Could you filter the records below down to the lines that include the word "states"?

Records provided:
=-=-=-=-=

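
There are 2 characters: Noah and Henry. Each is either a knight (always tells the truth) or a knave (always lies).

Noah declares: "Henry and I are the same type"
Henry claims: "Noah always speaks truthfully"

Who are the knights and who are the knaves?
Noah is a knight.
Henry is a knight.

Verification:
- Noah (knight) says "Henry and I are the same type" - this is TRUE because Noah is a knight and Henry is a knight.
- Henry (knight) says "Noah always speaks truthfully" - this is TRUE because Noah is a knight.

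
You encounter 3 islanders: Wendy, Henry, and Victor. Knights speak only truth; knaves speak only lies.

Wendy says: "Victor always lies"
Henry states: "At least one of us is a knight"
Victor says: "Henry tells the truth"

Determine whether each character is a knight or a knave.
Wendy is a knave.
Henry is a knight.
Victor is a knight.

Verification:
- Wendy (knave) says "Victor always lies" - this is FALSE (a lie) because Victor is a knight.
- Henry (knight) says "At least one of us is a knight" - this is TRUE because Henry and Victor are knights.
- Victor (knight) says "Henry tells the truth" - this is TRUE because Henry is a knight.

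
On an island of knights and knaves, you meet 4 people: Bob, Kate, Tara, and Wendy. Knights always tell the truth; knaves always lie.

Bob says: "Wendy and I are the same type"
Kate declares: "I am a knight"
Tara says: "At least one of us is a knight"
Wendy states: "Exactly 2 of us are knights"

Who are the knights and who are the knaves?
Bob is a knave.
Kate is a knave.
Tara is a knight.
Wendy is a knight.

Verification:
- Bob (knave) says "Wendy and I are the same type" - this is FALSE (a lie) because Bob is a knave and Wendy is a knight.
- Kate (knave) says "I am a knight" - this is FALSE (a lie) because Kate is a knave.
- Tara (knight) says "At least one of us is a knight" - this is TRUE because Tara and Wendy are knights.
- Wendy (knight) says "Exactly 2 of us are knights" - this is TRUE because there are 2 knights.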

=-=-=-=-=

Task result:
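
Henry states: "At least one of us is a knight"
Wendy states: "Exactly 2 of us are knights"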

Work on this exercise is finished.